### What to work on
Go through the data that follows and restate each line exactly as it reads.

+ + + + + + +

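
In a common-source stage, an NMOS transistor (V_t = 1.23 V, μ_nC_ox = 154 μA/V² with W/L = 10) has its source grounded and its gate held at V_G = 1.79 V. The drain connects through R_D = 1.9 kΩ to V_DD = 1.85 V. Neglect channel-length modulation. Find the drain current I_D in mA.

I_D = 0.241 mA

V_GS = V_G = 1.79 V, so V_ov = 1.79 − 1.23 = 0.56 V.
k_n = μ_nC_ox · (W/L) = 1.54 mA/V².
Assume saturation: I_D = ½ k_n V_ov² = 0.5 × 1.54 × 0.56² = 0.241 mA, giving V_DS = V_DD − I_D R_D = 1.85 − 0.241 × 1.9 = 1.39 V.
V_DS = 1.39 V ≥ V_ov = 0.56 V, confirming saturation.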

+ + + + + + +

### Solution below
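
In a common-source stage, an NMOS transistor (V_t = 1.23 V, μ_nC_ox = 154 μA/V² with W/L = 10) has its source grounded and its gate held at V_G = 1.79 V. The drain connects through R_D = 1.9 kΩ to V_DD = 1.85 V. Neglect channel-length modulation. Find the drain current I_D in mA.

I_D = 0.241 mA

V_GS = V_G = 1.79 V, so V_ov = 1.79 − 1.23 = 0.56 V.
k_n = μ_nC_ox · (W/L) = 1.54 mA/V².
Assume saturation: I_D = ½ k_n V_ov² = 0.5 × 1.54 × 0.56² = 0.241 mA, giving V_DS = V_DD − I_D R_D = 1.85 − 0.241 × 1.9 = 1.39 V.
V_DS = 1.39 V ≥ V_ov = 0.56 V, confirming saturation.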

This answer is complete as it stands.